TASK PROMPT:
Using the listing below, please gather every line containing the word "Because".

------------------------------

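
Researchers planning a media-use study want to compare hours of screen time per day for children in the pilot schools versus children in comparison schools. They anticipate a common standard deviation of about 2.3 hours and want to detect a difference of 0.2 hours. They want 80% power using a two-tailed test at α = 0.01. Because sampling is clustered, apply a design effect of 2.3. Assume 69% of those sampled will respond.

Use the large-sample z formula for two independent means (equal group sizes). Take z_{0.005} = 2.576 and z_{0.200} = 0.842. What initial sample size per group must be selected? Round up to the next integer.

n = 10301 per group

n = (z_{α/2} + z_β)² · (σ₁² + σ₂²) / δ²
  = (2.576 + 0.842)² · (2·2.3² = 10.58) / 0.2²
  = 11.6827 · 10.58 / 0.04
  = 3090.08
Design effect: 2.3 × 3090.08 = 7107.19.
Adjust for 69% response: 7107.19 / 0.69 = 10300.27.
Round up → n = 10301 per group.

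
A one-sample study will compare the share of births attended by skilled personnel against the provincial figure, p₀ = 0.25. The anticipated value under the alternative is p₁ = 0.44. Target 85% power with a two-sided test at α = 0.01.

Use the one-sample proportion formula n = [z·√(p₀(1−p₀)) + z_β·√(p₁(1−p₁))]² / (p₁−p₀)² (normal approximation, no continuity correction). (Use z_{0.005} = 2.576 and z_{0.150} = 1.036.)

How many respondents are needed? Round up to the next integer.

n = [z_{α/2}·√(p₀q₀) + z_β·√(p₁q₁)]² / (p₁ − p₀)²
  = [2.576·√(0.25·0.75) + 1.036·√(0.44·0.56)]² / (0.19)²
  = [2.576·0.4330 + 1.036·0.4964]² / 0.0361
  = [1.6297]² / 0.0361
  = 73.57
Round up → n = 74.

n = 74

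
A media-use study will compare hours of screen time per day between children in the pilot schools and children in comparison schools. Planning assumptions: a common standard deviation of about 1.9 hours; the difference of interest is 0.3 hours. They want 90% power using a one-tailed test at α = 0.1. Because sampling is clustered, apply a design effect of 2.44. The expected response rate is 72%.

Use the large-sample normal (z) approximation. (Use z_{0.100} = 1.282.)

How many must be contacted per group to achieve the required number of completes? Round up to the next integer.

n = 1788 per group

n = (z_α + z_β)² · (σ₁² + σ₂²) / δ²
  = (1.282 + 1.282)² · (2·1.9² = 7.22) / 0.3²
  = 6.5741 · 7.22 / 0.09
  = 527.39
Design effect: 2.44 × 527.39 = 1286.83.
Adjust for 72% response: 1286.83 / 0.72 = 1787.26.
Round up → n = 1788 per group.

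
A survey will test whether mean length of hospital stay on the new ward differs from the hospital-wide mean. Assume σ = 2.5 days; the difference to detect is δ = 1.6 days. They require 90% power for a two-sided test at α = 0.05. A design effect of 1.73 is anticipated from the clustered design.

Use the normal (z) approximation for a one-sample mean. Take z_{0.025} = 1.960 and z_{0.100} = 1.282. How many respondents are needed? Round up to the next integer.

n = 45

n = (z_{α/2} + z_β)² · σ² / δ²
  = (1.960 + 1.282)² · 2.5² / 1.6²
  = 10.5106 · 6.25 / 2.56
  = 25.66
Design effect: 1.73 × 25.66 = 44.39.
Round up → n = 45.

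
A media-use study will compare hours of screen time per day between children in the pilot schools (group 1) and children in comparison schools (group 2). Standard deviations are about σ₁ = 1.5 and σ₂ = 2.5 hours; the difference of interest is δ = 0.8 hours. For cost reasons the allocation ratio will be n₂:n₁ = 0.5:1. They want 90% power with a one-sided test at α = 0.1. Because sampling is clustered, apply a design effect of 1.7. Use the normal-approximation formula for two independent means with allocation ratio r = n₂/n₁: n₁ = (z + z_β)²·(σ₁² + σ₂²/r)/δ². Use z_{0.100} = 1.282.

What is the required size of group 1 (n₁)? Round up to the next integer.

n₁ = 258

n₁ = (z_α + z_β)² · (σ₁² + σ₂²/r) / δ²
   = (1.282 + 1.282)² · (1.5² + 2.5²/0.5) / 0.8²
   = 6.5741 · (2.25 + 12.5) / 0.64
   = 6.5741 · 14.75 / 0.64
   = 151.51
Design effect: 1.7 × 151.51 = 257.57.
Round up → n₁ = 258; n₂ = r·n₁ = 0.5 × 258 = 129.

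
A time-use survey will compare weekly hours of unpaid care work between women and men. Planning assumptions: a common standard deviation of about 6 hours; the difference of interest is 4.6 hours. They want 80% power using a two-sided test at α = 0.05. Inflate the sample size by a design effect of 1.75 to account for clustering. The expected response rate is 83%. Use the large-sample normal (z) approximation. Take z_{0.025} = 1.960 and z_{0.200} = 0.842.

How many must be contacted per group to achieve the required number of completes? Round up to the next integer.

n = (z_{α/2} + z_β)² · (σ₁² + σ₂²) / δ²
  = (1.960 + 0.842)² · (2·6² = 72) / 4.6²
  = 7.8512 · 72 / 21.16
  = 26.71
Design effect: 1.75 × 26.71 = 46.75.
Adjust for 83% response: 46.75 / 0.83 = 56.33.
Round up → n = 57 per group.

n = 57 per group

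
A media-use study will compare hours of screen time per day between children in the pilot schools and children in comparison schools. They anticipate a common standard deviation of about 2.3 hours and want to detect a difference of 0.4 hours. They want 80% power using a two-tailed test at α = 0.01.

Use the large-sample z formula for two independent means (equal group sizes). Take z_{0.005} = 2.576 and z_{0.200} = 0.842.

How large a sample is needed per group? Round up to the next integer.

n = (z_{α/2} + z_β)² · (σ₁² + σ₂²) / δ²
  = (2.576 + 0.842)² · (2·2.3² = 10.58) / 0.4²
  = 11.6827 · 10.58 / 0.16
  = 772.52
Round up → n = 773 per group.

n = 773 per group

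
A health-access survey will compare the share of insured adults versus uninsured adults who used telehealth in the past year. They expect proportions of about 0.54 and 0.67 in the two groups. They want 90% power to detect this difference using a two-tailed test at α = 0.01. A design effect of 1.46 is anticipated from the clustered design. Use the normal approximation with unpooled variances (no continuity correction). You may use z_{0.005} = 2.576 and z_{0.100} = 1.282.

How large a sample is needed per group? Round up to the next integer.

n = 604 per group

n = (z_{α/2} + z_β)² · [p₁(1−p₁) + p₂(1−p₂)] / (p₁ − p₂)²
  = (2.576 + 1.282)² · (0.54·0.46 + 0.67·0.33) / (-0.13)²
  = (3.858)² · (0.2484 + 0.2211) / 0.0169
  = 14.8842 · 0.4695 / 0.0169
  = 413.50
Design effect: 1.46 × 413.50 = 603.71.
Round up → n = 604 per group.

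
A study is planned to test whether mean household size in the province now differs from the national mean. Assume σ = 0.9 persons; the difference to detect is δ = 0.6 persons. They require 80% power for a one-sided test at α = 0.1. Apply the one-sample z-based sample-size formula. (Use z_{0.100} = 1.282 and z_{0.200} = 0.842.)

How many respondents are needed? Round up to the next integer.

n = 11

n = (z_α + z_β)² · σ² / δ²
  = (1.282 + 0.842)² · 0.9² / 0.6²
  = 4.5114 · 0.81 / 0.36
  = 10.15
Round up → n = 11.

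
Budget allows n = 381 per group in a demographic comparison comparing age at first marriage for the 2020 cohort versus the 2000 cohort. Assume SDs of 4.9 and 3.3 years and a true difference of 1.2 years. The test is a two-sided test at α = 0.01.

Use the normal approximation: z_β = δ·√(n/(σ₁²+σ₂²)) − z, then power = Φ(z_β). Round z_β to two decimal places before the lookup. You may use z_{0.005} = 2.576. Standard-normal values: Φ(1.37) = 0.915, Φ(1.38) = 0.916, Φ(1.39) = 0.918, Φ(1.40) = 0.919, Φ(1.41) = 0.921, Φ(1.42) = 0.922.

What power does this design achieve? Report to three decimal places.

z_β = δ·√(n/(σ₁²+σ₂²)) − z_{α/2}
    = 1.2 · √(381/34.9) − 2.576
    = 1.2 · 3.30407 − 2.576
    = 3.9649 − 2.576 = 1.3889 → 1.39
Power = Φ(1.39) = 0.918.

Power ≈ 0.918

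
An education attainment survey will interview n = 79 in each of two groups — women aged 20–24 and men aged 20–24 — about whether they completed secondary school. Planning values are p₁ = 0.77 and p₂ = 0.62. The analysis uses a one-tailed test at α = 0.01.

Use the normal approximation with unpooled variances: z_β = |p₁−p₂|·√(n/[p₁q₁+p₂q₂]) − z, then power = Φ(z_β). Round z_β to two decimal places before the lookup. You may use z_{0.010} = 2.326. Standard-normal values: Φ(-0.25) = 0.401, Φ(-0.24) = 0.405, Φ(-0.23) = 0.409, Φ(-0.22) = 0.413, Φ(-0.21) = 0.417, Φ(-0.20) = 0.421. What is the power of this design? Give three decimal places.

z_β = |p₁−p₂|·√(n/[p₁q₁+p₂q₂]) − z_α
    = 0.15 · √(79/0.4127) − 2.326
    = 0.15 · 13.8355 − 2.326
    = 2.0753 − 2.326 = -0.2507 → -0.25
Power = Φ(-0.25) = 0.401.

Power ≈ 0.401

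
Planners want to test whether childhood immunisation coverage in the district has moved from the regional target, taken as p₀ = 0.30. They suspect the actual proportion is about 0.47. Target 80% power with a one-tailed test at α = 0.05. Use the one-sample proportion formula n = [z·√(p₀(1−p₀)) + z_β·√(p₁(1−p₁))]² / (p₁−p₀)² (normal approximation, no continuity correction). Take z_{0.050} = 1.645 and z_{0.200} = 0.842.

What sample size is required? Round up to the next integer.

n = 48

n = [z_α·√(p₀q₀) + z_β·√(p₁q₁)]² / (p₁ − p₀)²
  = [1.645·√(0.30·0.70) + 0.842·√(0.47·0.53)]² / (0.17)²
  = [1.645·0.4583 + 0.842·0.4991]² / 0.0289
  = [1.1741]² / 0.0289
  = 47.70
Round up → n = 48.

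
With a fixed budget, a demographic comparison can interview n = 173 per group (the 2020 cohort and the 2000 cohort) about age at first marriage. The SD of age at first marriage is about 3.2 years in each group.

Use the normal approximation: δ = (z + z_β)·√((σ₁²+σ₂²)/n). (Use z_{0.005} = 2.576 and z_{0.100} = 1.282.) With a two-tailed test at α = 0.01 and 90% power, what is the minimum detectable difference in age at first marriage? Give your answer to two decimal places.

δ = (z_{α/2} + z_β) · √((σ₁²+σ₂²)/n)
  = (2.576 + 1.282) · √(20.48/173)
  = 3.858 · √0.11838
  = 3.858 · 0.3441
  = 1.3274

Minimum detectable difference ≈ 1.33 years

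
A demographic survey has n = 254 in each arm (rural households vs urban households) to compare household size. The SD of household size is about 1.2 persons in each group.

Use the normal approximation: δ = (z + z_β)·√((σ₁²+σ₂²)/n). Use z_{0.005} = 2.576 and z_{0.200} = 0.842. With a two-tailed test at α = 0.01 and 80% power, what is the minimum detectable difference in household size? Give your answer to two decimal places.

Minimum detectable difference ≈ 0.36 persons

δ = (z_{α/2} + z_β) · √((σ₁²+σ₂²)/n)
  = (2.576 + 0.842) · √(2.88/254)
  = 3.418 · √0.01134
  = 3.418 · 0.1065
  = 0.3640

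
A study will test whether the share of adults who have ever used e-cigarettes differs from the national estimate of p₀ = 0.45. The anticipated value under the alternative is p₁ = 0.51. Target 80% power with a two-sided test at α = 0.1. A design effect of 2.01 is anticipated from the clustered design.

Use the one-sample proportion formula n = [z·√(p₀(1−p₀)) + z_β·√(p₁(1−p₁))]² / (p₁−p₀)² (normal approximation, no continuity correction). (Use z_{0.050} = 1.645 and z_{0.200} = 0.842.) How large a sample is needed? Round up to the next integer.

n = 858

n = [z_{α/2}·√(p₀q₀) + z_β·√(p₁q₁)]² / (p₁ − p₀)²
  = [1.645·√(0.45·0.55) + 0.842·√(0.51·0.49)]² / (0.06)²
  = [1.645·0.4975 + 0.842·0.4999]² / 0.0036
  = [1.2393]² / 0.0036
  = 426.62
Design effect: 2.01 × 426.62 = 857.51.
Round up → n = 858.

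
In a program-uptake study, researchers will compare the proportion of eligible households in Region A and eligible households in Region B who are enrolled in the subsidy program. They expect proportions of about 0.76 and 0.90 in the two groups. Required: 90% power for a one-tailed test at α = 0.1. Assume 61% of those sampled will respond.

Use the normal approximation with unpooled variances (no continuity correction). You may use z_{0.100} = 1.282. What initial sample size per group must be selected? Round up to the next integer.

n = 150 per group

n = (z_α + z_β)² · [p₁(1−p₁) + p₂(1−p₂)] / (p₁ − p₂)²
  = (1.282 + 1.282)² · (0.76·0.24 + 0.90·0.10) / (-0.14)²
  = (2.564)² · (0.1824 + 0.0900) / 0.0196
  = 6.5741 · 0.2724 / 0.0196
  = 91.37
Adjust for 61% response: 91.37 / 0.61 = 149.78.
Round up → n = 150 per group.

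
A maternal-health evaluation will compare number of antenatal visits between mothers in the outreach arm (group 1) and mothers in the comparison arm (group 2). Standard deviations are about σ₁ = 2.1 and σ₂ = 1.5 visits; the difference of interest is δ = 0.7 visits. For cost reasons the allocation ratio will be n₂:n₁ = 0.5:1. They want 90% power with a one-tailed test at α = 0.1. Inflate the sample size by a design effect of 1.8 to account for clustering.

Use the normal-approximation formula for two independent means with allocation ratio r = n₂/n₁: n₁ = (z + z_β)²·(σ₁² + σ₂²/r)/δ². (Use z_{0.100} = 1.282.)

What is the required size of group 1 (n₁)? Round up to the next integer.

n₁ = (z_α + z_β)² · (σ₁² + σ₂²/r) / δ²
   = (1.282 + 1.282)² · (2.1² + 1.5²/0.5) / 0.7²
   = 6.5741 · (4.41 + 4.5) / 0.49
   = 6.5741 · 8.91 / 0.49
   = 119.54
Design effect: 1.8 × 119.54 = 215.17.
Round up → n₁ = 216; n₂ = r·n₁ = 0.5 × 216 = 108.

n₁ = 216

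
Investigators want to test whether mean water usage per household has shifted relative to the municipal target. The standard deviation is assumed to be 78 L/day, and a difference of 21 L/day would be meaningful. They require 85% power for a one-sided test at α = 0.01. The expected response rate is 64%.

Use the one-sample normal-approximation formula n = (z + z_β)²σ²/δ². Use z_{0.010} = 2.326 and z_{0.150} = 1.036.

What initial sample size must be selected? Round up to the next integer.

n = (z_α + z_β)² · σ² / δ²
  = (2.326 + 1.036)² · 78² / 21²
  = 11.3030 · 6084 / 441
  = 155.94
Adjust for 64% response: 155.94 / 0.64 = 243.65.
Round up → n = 244.

n = 244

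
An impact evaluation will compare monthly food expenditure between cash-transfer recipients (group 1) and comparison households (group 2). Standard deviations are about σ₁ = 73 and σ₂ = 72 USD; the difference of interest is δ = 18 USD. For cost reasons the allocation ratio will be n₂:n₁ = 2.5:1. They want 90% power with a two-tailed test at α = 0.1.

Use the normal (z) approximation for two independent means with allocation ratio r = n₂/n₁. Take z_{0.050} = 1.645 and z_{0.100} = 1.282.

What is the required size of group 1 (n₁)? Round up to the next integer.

n₁ = 196

n₁ = (z_{α/2} + z_β)² · (σ₁² + σ₂²/r) / δ²
   = (1.645 + 1.282)² · (73² + 72²/2.5) / 18²
   = 8.5673 · (5329 + 2073.6) / 324
   = 8.5673 · 7402.6 / 324
   = 195.74
Round up → n₁ = 196; n₂ = r·n₁ = 2.5 × 196 = 490.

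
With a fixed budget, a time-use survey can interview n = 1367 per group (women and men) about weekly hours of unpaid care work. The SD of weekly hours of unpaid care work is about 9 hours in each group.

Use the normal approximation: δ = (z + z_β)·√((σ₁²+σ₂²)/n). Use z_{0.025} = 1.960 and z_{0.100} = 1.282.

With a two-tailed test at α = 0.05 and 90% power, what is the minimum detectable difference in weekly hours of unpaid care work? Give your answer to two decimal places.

Minimum detectable difference ≈ 1.12 hours

δ = (z_{α/2} + z_β) · √((σ₁²+σ₂²)/n)
  = (1.960 + 1.282) · √(162/1367)
  = 3.242 · √0.11851
  = 3.242 · 0.3442
  = 1.1161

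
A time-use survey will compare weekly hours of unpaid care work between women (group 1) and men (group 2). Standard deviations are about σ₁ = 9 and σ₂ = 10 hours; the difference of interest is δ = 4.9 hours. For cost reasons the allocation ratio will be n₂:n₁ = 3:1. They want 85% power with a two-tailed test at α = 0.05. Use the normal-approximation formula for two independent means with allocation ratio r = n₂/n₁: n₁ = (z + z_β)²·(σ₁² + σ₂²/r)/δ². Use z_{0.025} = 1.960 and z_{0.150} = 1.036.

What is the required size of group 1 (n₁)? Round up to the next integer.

n₁ = (z_{α/2} + z_β)² · (σ₁² + σ₂²/r) / δ²
   = (1.960 + 1.036)² · (9² + 10²/3) / 4.9²
   = 8.9760 · (81 + 33.3333) / 24.01
   = 8.9760 · 114.3333 / 24.01
   = 42.74
Round up → n₁ = 43; n₂ = r·n₁ = 3 × 43 = 129.

n₁ = 43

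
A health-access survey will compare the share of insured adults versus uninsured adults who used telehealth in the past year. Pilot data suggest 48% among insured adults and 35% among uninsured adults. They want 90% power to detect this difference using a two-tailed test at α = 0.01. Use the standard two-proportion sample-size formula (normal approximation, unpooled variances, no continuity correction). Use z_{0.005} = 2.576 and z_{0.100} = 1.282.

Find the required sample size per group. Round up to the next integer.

n = 421 per group

n = (z_{α/2} + z_β)² · [p₁(1−p₁) + p₂(1−p₂)] / (p₁ − p₂)²
  = (2.576 + 1.282)² · (0.48·0.52 + 0.35·0.65) / (0.13)²
  = (3.858)² · (0.2496 + 0.2275) / 0.0169
  = 14.8842 · 0.4771 / 0.0169
  = 420.19
Round up → n = 421 per group.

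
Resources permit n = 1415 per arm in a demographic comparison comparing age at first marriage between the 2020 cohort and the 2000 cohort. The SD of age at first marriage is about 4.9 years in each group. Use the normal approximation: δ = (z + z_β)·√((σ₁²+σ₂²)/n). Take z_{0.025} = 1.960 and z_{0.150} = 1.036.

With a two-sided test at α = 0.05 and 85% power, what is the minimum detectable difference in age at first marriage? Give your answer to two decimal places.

Minimum detectable difference ≈ 0.55 years

δ = (z_{α/2} + z_β) · √((σ₁²+σ₂²)/n)
  = (1.960 + 1.036) · √(48.02/1415)
  = 2.996 · √0.03394
  = 2.996 · 0.1842
  = 0.5519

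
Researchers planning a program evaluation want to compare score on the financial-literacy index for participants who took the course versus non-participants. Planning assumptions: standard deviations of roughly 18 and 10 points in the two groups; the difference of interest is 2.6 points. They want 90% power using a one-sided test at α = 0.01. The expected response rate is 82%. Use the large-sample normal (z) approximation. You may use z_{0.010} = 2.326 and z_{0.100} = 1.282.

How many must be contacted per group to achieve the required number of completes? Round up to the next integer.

n = 996 per group

n = (z_α + z_β)² · (σ₁² + σ₂²) / δ²
  = (2.326 + 1.282)² · (18² + 10² = 424) / 2.6²
  = 13.0177 · 424 / 6.76
  = 816.49
Adjust for 82% response: 816.49 / 0.82 = 995.72.
Round up → n = 996 per group.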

------------------------------

RESULT:
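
Researchers planning a media-use study want to compare hours of screen time per day for children in the pilot schools versus children in comparison schools. They anticipate a common standard deviation of about 2.3 hours and want to detect a difference of 0.2 hours. They want 80% power using a two-tailed test at α = 0.01. Because sampling is clustered, apply a design effect of 2.3. Assume 69% of those sampled will respond.
A media-use study will compare hours of screen time per day between children in the pilot schools and children in comparison schools. Planning assumptions: a common standard deviation of about 1.9 hours; the difference of interest is 0.3 hours. They want 90% power using a one-tailed test at α = 0.1. Because sampling is clustered, apply a design effect of 2.44. The expected response rate is 72%.
A media-use study will compare hours of screen time per day between children in the pilot schools (group 1) and children in comparison schools (group 2). Standard deviations are about σ₁ = 1.5 and σ₂ = 2.5 hours; the difference of interest is δ = 0.8 hours. For cost reasons the allocation ratio will be n₂:n₁ = 0.5:1. They want 90% power with a one-sided test at α = 0.1. Because sampling is clustered, apply a design effect of 1.7. Use the normal-approximation formula for two independent means with allocation ratio r = n₂/n₁: n₁ = (z + z_β)²·(σ₁² + σ₂²/r)/δ². Use z_{0.100} = 1.282.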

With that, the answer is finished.